### [Problem details]
Repeat, exactly and alone, every line from the line that contains "develops an emf" to the end of the entries.

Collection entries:
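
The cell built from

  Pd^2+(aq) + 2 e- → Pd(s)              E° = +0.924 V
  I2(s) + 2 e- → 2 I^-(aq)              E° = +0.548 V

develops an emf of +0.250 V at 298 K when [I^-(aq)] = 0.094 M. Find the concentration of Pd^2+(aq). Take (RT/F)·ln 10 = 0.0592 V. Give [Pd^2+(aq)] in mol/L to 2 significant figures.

0.0063 M

The Pd²⁺/Pd couple has the larger reduction potential, so it is the cathode: E°cell = +0.924 − (+0.548) = +0.376 V and n = 2.
Rearranging E = E° − (0.0592/n)·log Q gives log Q = 2(+0.376 − (+0.250))/0.0592 = 4.257.
Balancing electrons gives Pd^2+(aq) + 2 I^-(aq) → Pd(s) + I2(s); thus Q = 1 / ([Pd^2+(aq)]·[I^-(aq)]^2).
Solving for the unknown gives log [Pd^2+(aq)] = −2.203, so [Pd^2+(aq)] ≈ 0.0063 M.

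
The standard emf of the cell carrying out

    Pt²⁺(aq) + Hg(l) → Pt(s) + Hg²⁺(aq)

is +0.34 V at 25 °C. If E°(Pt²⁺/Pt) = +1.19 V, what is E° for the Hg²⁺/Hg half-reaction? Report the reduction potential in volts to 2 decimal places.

In the reaction as written the Pt²⁺/Pt couple is reduced (cathode) and Hg²⁺/Hg is oxidized (anode), so E°cell = E°(Pt²⁺/Pt) − E°(Hg²⁺/Hg).
E°(Hg²⁺/Hg) = E°(cathode) − E°cell = +1.19 − (+0.34) = +0.85 V.

+0.85 V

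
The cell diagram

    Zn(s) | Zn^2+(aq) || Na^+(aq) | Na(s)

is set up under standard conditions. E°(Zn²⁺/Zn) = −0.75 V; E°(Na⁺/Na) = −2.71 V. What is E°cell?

−1.96 V

By convention the left-hand electrode in cell notation is the anode (oxidation) and the right-hand electrode is the cathode (reduction).
E°cell = E°(right) − E°(left) = −2.71 − (−0.75) = −1.96 V.
The negative sign shows that, as written, the cell would require an external voltage to drive the reaction.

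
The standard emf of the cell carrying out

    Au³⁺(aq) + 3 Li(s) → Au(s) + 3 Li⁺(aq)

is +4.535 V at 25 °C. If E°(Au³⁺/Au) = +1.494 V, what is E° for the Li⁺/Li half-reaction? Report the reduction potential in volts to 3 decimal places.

In the reaction as written the Au³⁺/Au couple is reduced (cathode) and Li⁺/Li is oxidized (anode), so E°cell = E°(Au³⁺/Au) − E°(Li⁺/Li).
E°(Li⁺/Li) = E°(cathode) − E°cell = +1.494 − (+4.535) = −3.041 V.

−3.041 V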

### [Output for this task]
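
develops an emf of +0.250 V at 298 K when [I^-(aq)] = 0.094 M. Find the concentration of Pd^2+(aq). Take (RT/F)·ln 10 = 0.0592 V. Give [Pd^2+(aq)] in mol/L to 2 significant figures.

0.0063 M

The Pd²⁺/Pd couple has the larger reduction potential, so it is the cathode: E°cell = +0.924 − (+0.548) = +0.376 V and n = 2.
Rearranging E = E° − (0.0592/n)·log Q gives log Q = 2(+0.376 − (+0.250))/0.0592 = 4.257.
Balancing electrons gives Pd^2+(aq) + 2 I^-(aq) → Pd(s) + I2(s); thus Q = 1 / ([Pd^2+(aq)]·[I^-(aq)]^2).
Solving for the unknown gives log [Pd^2+(aq)] = −2.203, so [Pd^2+(aq)] ≈ 0.0063 M.

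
The standard emf of the cell carrying out

    Pt²⁺(aq) + Hg(l) → Pt(s) + Hg²⁺(aq)

is +0.34 V at 25 °C. If E°(Pt²⁺/Pt) = +1.19 V, what is E° for the Hg²⁺/Hg half-reaction? Report the reduction potential in volts to 2 decimal places.

In the reaction as written the Pt²⁺/Pt couple is reduced (cathode) and Hg²⁺/Hg is oxidized (anode), so E°cell = E°(Pt²⁺/Pt) − E°(Hg²⁺/Hg).
E°(Hg²⁺/Hg) = E°(cathode) − E°cell = +1.19 − (+0.34) = +0.85 V.

+0.85 V

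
The cell diagram

    Zn(s) | Zn^2+(aq) || Na^+(aq) | Na(s)

is set up under standard conditions. E°(Zn²⁺/Zn) = −0.75 V; E°(Na⁺/Na) = −2.71 V. What is E°cell?

−1.96 V

By convention the left-hand electrode in cell notation is the anode (oxidation) and the right-hand electrode is the cathode (reduction).
E°cell = E°(right) − E°(left) = −2.71 − (−0.75) = −1.96 V.
The negative sign shows that, as written, the cell would require an external voltage to drive the reaction.

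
The standard emf of the cell carrying out

    Au³⁺(aq) + 3 Li(s) → Au(s) + 3 Li⁺(aq)

is +4.535 V at 25 °C. If E°(Au³⁺/Au) = +1.494 V, what is E° for the Li⁺/Li half-reaction? Report the reduction potential in volts to 3 decimal places.

In the reaction as written the Au³⁺/Au couple is reduced (cathode) and Li⁺/Li is oxidized (anode), so E°cell = E°(Au³⁺/Au) − E°(Li⁺/Li).
E°(Li⁺/Li) = E°(cathode) − E°cell = +1.494 − (+4.535) = −3.041 V.

−3.041 V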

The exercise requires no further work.